Could you reproduce the lines below from the one with "pos 0: ID=25, pos" through the one with "pos 0: ID=80, pos"? Keep both ends and add nothing.

BEGIN MATERIAL FOR THIS TASK

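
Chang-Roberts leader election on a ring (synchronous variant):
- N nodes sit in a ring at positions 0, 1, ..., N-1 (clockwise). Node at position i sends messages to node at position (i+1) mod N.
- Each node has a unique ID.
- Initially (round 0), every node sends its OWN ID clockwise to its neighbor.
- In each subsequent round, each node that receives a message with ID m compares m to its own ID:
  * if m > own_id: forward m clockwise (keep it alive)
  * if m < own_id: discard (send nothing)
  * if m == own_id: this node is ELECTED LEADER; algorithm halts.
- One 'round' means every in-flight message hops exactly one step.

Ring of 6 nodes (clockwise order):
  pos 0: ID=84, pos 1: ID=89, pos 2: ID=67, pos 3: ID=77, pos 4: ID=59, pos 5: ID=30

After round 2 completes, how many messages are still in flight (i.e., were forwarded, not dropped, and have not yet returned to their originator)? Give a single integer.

Answer: 2

Derivation:
Round 1: pos1(id89) recv 84: drop; pos2(id67) recv 89: fwd; pos3(id77) recv 67: drop; pos4(id59) recv 77: fwd; pos5(id30) recv 59: fwd; pos0(id84) recv 30: drop
Round 2: pos3(id77) recv 89: fwd; pos5(id30) recv 77: fwd; pos0(id84) recv 59: drop
After round 2: 2 messages still in flight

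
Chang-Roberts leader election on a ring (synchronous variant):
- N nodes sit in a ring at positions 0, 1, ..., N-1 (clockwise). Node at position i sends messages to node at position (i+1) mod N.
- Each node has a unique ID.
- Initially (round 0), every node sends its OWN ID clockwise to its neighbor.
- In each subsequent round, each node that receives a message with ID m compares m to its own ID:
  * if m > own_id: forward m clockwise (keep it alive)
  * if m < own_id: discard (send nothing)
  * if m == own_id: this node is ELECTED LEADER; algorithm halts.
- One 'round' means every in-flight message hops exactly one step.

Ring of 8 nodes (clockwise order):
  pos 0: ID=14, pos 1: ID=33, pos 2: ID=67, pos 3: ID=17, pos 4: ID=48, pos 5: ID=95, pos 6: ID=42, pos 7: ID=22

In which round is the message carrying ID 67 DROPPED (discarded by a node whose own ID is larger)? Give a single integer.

Round 1: pos1(id33) recv 14: drop; pos2(id67) recv 33: drop; pos3(id17) recv 67: fwd; pos4(id48) recv 17: drop; pos5(id95) recv 48: drop; pos6(id42) recv 95: fwd; pos7(id22) recv 42: fwd; pos0(id14) recv 22: fwd
Round 2: pos4(id48) recv 67: fwd; pos7(id22) recv 95: fwd; pos0(id14) recv 42: fwd; pos1(id33) recv 22: drop
Round 3: pos5(id95) recv 67: drop; pos0(id14) recv 95: fwd; pos1(id33) recv 42: fwd
Round 4: pos1(id33) recv 95: fwd; pos2(id67) recv 42: drop
Round 5: pos2(id67) recv 95: fwd
Round 6: pos3(id17) recv 95: fwd
Round 7: pos4(id48) recv 95: fwd
Round 8: pos5(id95) recv 95: ELECTED
Message ID 67 originates at pos 2; dropped at pos 5 in round 3

Answer: 3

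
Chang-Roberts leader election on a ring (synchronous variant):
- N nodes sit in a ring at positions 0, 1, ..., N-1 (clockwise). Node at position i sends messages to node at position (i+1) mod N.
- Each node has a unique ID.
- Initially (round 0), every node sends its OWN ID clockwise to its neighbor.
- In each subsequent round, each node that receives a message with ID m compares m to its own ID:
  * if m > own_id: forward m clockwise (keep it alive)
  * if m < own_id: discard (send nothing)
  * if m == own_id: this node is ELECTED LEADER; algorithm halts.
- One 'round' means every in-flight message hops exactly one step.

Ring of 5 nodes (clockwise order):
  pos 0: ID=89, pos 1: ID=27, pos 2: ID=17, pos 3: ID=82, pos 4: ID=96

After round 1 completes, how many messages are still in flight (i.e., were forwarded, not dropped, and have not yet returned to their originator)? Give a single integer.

Answer: 3

Derivation:
Round 1: pos1(id27) recv 89: fwd; pos2(id17) recv 27: fwd; pos3(id82) recv 17: drop; pos4(id96) recv 82: drop; pos0(id89) recv 96: fwd
After round 1: 3 messages still in flight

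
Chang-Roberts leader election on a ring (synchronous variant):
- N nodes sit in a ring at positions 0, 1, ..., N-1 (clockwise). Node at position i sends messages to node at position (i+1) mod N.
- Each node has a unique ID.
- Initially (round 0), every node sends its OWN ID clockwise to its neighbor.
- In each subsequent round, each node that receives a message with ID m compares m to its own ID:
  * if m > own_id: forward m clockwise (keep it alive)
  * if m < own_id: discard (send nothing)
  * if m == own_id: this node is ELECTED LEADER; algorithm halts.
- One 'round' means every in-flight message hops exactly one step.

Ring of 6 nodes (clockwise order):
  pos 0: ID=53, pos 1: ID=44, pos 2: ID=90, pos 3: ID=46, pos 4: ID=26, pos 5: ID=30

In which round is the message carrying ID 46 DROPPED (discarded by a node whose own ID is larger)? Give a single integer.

Answer: 3

Derivation:
Round 1: pos1(id44) recv 53: fwd; pos2(id90) recv 44: drop; pos3(id46) recv 90: fwd; pos4(id26) recv 46: fwd; pos5(id30) recv 26: drop; pos0(id53) recv 30: drop
Round 2: pos2(id90) recv 53: drop; pos4(id26) recv 90: fwd; pos5(id30) recv 46: fwd
Round 3: pos5(id30) recv 90: fwd; pos0(id53) recv 46: drop
Round 4: pos0(id53) recv 90: fwd
Round 5: pos1(id44) recv 90: fwd
Round 6: pos2(id90) recv 90: ELECTED
Message ID 46 originates at pos 3; dropped at pos 0 in round 3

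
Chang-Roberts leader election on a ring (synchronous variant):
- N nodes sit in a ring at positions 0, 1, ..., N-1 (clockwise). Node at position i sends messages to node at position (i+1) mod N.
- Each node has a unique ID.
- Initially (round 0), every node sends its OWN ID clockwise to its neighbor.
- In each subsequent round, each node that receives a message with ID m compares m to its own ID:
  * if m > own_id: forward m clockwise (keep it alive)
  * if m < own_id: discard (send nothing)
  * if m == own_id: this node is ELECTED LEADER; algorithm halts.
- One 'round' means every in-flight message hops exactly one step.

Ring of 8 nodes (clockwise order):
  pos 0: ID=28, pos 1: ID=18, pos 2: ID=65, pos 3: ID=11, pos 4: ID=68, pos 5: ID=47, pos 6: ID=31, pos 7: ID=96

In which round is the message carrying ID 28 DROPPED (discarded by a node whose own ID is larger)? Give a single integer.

Answer: 2

Derivation:
Round 1: pos1(id18) recv 28: fwd; pos2(id65) recv 18: drop; pos3(id11) recv 65: fwd; pos4(id68) recv 11: drop; pos5(id47) recv 68: fwd; pos6(id31) recv 47: fwd; pos7(id96) recv 31: drop; pos0(id28) recv 96: fwd
Round 2: pos2(id65) recv 28: drop; pos4(id68) recv 65: drop; pos6(id31) recv 68: fwd; pos7(id96) recv 47: drop; pos1(id18) recv 96: fwd
Round 3: pos7(id96) recv 68: drop; pos2(id65) recv 96: fwd
Round 4: pos3(id11) recv 96: fwd
Round 5: pos4(id68) recv 96: fwd
Round 6: pos5(id47) recv 96: fwd
Round 7: pos6(id31) recv 96: fwd
Round 8: pos7(id96) recv 96: ELECTED
Message ID 28 originates at pos 0; dropped at pos 2 in round 2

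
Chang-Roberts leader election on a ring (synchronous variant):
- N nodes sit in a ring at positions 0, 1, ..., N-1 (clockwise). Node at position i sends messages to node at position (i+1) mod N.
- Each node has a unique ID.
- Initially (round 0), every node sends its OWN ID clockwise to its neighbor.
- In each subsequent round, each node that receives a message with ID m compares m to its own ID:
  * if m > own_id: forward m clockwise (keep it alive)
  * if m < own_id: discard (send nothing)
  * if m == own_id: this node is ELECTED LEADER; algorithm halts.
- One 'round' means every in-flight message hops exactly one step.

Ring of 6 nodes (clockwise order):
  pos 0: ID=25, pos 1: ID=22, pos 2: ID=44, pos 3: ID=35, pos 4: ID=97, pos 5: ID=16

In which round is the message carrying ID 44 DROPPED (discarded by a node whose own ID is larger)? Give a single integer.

Round 1: pos1(id22) recv 25: fwd; pos2(id44) recv 22: drop; pos3(id35) recv 44: fwd; pos4(id97) recv 35: drop; pos5(id16) recv 97: fwd; pos0(id25) recv 16: drop
Round 2: pos2(id44) recv 25: drop; pos4(id97) recv 44: drop; pos0(id25) recv 97: fwd
Round 3: pos1(id22) recv 97: fwd
Round 4: pos2(id44) recv 97: fwd
Round 5: pos3(id35) recv 97: fwd
Round 6: pos4(id97) recv 97: ELECTED
Message ID 44 originates at pos 2; dropped at pos 4 in round 2

Answer: 2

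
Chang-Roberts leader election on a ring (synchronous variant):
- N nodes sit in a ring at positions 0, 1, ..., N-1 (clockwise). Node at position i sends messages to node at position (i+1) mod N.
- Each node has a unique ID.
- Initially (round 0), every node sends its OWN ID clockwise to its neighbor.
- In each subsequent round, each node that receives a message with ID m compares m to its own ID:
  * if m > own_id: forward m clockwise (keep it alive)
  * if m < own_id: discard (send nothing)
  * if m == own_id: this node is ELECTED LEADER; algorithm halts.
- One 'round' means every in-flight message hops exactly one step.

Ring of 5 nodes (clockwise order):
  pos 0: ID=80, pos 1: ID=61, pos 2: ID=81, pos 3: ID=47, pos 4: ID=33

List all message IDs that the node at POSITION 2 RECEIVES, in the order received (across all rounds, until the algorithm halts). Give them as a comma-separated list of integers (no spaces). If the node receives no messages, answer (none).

Answer: 61,80,81

Derivation:
Round 1: pos1(id61) recv 80: fwd; pos2(id81) recv 61: drop; pos3(id47) recv 81: fwd; pos4(id33) recv 47: fwd; pos0(id80) recv 33: drop
Round 2: pos2(id81) recv 80: drop; pos4(id33) recv 81: fwd; pos0(id80) recv 47: drop
Round 3: pos0(id80) recv 81: fwd
Round 4: pos1(id61) recv 81: fwd
Round 5: pos2(id81) recv 81: ELECTED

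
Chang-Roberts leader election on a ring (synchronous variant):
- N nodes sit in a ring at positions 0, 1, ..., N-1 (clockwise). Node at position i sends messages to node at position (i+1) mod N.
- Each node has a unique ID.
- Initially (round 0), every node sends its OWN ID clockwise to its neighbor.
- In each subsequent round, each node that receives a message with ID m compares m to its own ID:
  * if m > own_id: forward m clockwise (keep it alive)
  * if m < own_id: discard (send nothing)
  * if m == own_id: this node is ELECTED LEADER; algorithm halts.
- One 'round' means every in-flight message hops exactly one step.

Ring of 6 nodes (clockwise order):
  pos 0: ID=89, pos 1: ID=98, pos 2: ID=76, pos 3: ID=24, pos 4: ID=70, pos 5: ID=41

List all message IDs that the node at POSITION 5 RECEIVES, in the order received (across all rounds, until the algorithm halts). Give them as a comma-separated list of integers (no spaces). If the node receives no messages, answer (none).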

END MATERIAL FOR THIS TASK

> EXERCISE RESPONSE
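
  pos 0: ID=25, pos 1: ID=22, pos 2: ID=44, pos 3: ID=35, pos 4: ID=97, pos 5: ID=16

In which round is the message carrying ID 44 DROPPED (discarded by a node whose own ID is larger)? Give a single integer.

Round 1: pos1(id22) recv 25: fwd; pos2(id44) recv 22: drop; pos3(id35) recv 44: fwd; pos4(id97) recv 35: drop; pos5(id16) recv 97: fwd; pos0(id25) recv 16: drop
Round 2: pos2(id44) recv 25: drop; pos4(id97) recv 44: drop; pos0(id25) recv 97: fwd
Round 3: pos1(id22) recv 97: fwd
Round 4: pos2(id44) recv 97: fwd
Round 5: pos3(id35) recv 97: fwd
Round 6: pos4(id97) recv 97: ELECTED
Message ID 44 originates at pos 2; dropped at pos 4 in round 2

Answer: 2

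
Chang-Roberts leader election on a ring (synchronous variant):
- N nodes sit in a ring at positions 0, 1, ..., N-1 (clockwise). Node at position i sends messages to node at position (i+1) mod N.
- Each node has a unique ID.
- Initially (round 0), every node sends its OWN ID clockwise to its neighbor.
- In each subsequent round, each node that receives a message with ID m compares m to its own ID:
  * if m > own_id: forward m clockwise (keep it alive)
  * if m < own_id: discard (send nothing)
  * if m == own_id: this node is ELECTED LEADER; algorithm halts.
- One 'round' means every in-flight message hops exactly one step.

Ring of 5 nodes (clockwise order):
  pos 0: ID=80, pos 1: ID=61, pos 2: ID=81, pos 3: ID=47, pos 4: ID=33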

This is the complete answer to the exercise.